= Task inputs =
= = =

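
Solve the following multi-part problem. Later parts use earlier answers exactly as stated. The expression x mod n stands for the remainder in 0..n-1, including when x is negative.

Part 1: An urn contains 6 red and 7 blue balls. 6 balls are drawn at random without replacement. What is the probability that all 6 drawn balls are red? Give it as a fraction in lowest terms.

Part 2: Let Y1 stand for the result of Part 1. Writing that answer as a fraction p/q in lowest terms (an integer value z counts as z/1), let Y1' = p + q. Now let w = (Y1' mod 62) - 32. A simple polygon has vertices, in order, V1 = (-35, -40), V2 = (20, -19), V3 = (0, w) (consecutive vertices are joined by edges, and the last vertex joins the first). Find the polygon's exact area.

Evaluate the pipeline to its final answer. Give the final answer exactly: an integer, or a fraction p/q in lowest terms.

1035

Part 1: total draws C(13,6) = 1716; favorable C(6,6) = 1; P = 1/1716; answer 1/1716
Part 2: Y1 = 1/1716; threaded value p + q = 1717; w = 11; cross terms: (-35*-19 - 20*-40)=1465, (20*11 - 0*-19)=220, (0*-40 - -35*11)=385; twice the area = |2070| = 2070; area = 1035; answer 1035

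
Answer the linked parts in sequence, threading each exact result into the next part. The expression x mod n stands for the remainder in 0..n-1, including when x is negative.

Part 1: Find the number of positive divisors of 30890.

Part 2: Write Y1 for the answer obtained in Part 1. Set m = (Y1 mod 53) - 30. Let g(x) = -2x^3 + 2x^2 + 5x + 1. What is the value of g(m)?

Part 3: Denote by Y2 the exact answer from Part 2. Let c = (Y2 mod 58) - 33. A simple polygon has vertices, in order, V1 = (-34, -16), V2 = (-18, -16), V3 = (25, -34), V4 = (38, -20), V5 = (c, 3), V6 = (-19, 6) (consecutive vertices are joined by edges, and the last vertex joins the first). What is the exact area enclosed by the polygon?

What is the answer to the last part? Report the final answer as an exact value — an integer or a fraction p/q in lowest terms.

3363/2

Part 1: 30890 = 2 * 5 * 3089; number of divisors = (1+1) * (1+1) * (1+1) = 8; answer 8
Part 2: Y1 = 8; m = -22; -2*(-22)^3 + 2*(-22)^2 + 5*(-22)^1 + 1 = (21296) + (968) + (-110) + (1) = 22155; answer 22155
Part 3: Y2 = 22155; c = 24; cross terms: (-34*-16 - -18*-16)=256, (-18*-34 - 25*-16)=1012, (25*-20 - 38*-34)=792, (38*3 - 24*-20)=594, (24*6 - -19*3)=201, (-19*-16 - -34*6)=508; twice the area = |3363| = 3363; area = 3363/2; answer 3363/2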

= = =

= Exercise directions =
Among the records above, repeat exactly the line with "Answer the linked", the line with "Part 3: Denote", and every line in between, and only those.

= Response =
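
Answer the linked parts in sequence, threading each exact result into the next part. The expression x mod n stands for the remainder in 0..n-1, including when x is negative.

Part 1: Find the number of positive divisors of 30890.

Part 2: Write Y1 for the answer obtained in Part 1. Set m = (Y1 mod 53) - 30. Let g(x) = -2x^3 + 2x^2 + 5x + 1. What is the value of g(m)?

Part 3: Denote by Y2 the exact answer from Part 2. Let c = (Y2 mod 58) - 33. A simple polygon has vertices, in order, V1 = (-34, -16), V2 = (-18, -16), V3 = (25, -34), V4 = (38, -20), V5 = (c, 3), V6 = (-19, 6) (consecutive vertices are joined by edges, and the last vertex joins the first). What is the exact area enclosed by the polygon?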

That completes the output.